▶ **Assignment**:
Find every line below with the word "their" in it, and copy each one.

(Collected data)

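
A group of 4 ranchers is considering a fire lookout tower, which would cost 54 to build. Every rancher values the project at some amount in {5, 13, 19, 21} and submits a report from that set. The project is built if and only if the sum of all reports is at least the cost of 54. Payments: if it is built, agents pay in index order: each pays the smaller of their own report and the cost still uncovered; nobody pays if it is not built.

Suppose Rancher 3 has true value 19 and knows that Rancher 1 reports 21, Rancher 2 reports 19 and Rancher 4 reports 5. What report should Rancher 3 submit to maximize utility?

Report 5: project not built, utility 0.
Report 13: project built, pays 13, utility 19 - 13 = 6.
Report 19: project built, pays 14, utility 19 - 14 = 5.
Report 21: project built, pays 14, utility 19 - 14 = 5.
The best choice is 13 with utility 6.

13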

--

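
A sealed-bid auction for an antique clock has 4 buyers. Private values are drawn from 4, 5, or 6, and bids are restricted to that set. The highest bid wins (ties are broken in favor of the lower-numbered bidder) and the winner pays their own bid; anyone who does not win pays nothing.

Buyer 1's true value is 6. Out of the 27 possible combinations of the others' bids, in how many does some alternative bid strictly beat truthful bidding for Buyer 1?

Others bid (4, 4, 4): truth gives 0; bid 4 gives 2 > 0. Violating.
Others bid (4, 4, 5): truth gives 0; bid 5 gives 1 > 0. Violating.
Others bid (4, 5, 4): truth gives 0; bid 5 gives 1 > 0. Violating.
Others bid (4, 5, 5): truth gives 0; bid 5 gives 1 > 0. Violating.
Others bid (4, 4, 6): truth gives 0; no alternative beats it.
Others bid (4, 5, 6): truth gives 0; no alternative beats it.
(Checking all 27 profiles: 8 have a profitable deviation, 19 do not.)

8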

▶ **Written solution**:
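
A group of 4 ranchers is considering a fire lookout tower, which would cost 54 to build. Every rancher values the project at some amount in {5, 13, 19, 21} and submits a report from that set. The project is built if and only if the sum of all reports is at least the cost of 54. Payments: if it is built, agents pay in index order: each pays the smaller of their own report and the cost still uncovered; nobody pays if it is not built.
A sealed-bid auction for an antique clock has 4 buyers. Private values are drawn from 4, 5, or 6, and bids are restricted to that set. The highest bid wins (ties are broken in favor of the lower-numbered bidder) and the winner pays their own bid; anyone who does not win pays nothing.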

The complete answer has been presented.